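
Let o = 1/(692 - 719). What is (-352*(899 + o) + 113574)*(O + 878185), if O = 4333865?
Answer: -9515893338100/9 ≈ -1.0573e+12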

* * *

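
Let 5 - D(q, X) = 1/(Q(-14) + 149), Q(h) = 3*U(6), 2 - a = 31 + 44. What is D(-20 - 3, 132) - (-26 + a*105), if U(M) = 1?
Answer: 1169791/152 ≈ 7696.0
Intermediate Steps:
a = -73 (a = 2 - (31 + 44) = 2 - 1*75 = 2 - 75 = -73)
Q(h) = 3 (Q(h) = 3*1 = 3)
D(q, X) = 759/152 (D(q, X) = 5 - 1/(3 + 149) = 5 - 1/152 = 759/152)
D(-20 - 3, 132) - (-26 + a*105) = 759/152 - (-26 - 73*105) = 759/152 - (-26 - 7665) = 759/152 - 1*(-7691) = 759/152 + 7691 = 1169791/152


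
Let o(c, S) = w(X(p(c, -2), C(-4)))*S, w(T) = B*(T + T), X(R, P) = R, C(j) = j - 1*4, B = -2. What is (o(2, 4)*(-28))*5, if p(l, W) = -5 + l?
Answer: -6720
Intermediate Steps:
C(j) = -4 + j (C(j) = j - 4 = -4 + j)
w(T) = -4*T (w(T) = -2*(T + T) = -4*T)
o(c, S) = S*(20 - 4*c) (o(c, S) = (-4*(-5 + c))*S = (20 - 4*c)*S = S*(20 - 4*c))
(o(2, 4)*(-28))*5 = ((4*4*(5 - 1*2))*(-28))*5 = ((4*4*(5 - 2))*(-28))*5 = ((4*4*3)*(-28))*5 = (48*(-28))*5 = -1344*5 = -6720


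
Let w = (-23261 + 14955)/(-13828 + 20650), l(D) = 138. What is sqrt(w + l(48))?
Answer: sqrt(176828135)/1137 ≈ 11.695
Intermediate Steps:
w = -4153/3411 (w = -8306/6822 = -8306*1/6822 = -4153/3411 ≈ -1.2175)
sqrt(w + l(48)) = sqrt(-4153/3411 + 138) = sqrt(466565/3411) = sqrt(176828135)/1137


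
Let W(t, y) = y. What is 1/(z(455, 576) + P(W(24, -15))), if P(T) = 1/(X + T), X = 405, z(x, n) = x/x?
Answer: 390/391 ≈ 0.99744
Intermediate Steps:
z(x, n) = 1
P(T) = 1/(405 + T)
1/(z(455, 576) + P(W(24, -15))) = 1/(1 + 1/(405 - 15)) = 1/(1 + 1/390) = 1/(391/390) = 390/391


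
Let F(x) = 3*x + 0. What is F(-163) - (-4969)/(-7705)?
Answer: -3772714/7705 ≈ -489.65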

---

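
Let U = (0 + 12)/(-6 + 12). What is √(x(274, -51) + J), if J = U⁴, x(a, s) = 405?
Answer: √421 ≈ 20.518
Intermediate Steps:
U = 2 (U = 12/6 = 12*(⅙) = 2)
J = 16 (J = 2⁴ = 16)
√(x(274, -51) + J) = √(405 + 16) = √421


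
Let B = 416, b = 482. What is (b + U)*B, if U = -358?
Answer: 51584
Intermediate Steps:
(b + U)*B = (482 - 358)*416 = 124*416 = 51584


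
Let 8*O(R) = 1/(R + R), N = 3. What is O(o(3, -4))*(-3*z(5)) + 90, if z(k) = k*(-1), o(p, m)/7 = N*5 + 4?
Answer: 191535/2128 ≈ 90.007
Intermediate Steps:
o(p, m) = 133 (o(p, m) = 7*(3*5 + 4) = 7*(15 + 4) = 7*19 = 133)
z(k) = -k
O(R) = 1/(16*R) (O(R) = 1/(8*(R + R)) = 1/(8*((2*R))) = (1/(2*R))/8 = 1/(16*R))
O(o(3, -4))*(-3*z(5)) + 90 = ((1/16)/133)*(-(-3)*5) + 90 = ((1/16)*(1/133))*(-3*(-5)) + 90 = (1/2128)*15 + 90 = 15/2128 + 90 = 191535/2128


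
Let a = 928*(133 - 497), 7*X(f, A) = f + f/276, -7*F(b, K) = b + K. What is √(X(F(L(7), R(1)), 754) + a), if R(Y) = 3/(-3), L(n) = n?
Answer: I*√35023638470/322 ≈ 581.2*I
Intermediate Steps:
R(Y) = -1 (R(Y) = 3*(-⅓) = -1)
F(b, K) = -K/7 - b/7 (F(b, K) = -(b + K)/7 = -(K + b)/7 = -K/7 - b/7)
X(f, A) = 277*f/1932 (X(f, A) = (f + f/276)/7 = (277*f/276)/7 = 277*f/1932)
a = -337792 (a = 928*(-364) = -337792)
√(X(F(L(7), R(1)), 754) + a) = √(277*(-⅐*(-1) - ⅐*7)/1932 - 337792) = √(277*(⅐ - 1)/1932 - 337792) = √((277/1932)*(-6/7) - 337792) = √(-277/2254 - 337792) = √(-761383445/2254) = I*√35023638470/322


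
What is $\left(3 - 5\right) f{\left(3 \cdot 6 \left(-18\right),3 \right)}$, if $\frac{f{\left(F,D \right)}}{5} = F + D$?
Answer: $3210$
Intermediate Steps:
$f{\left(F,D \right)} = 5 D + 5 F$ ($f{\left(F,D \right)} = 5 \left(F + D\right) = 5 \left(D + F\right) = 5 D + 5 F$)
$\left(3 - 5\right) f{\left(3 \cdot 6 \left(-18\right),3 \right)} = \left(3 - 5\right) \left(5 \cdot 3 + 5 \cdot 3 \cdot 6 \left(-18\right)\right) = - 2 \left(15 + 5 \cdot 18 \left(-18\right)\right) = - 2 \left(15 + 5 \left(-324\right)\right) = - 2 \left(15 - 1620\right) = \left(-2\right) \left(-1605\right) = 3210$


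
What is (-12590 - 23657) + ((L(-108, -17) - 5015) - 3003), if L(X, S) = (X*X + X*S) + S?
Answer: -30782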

TASK BRIEF
Write down again, exactly as given, only the lines above that fall from the line with "Let w = (-23261" to the line with "Answer: -3772714/7705 ≈ -489.65", inclusive.

REPLY TO THE TASK
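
Let w = (-23261 + 14955)/(-13828 + 20650), l(D) = 138. What is sqrt(w + l(48))?
Answer: sqrt(176828135)/1137 ≈ 11.695
Intermediate Steps:
w = -4153/3411 (w = -8306/6822 = -8306*1/6822 = -4153/3411 ≈ -1.2175)
sqrt(w + l(48)) = sqrt(-4153/3411 + 138) = sqrt(466565/3411) = sqrt(176828135)/1137


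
Let W(t, y) = y. What is 1/(z(455, 576) + P(W(24, -15))), if P(T) = 1/(X + T), X = 405, z(x, n) = x/x?
Answer: 390/391 ≈ 0.99744
Intermediate Steps:
z(x, n) = 1
P(T) = 1/(405 + T)
1/(z(455, 576) + P(W(24, -15))) = 1/(1 + 1/(405 - 15)) = 1/(1 + 1/390) = 1/(391/390) = 390/391


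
Let F(x) = 3*x + 0. What is F(-163) - (-4969)/(-7705)?
Answer: -3772714/7705 ≈ -489.65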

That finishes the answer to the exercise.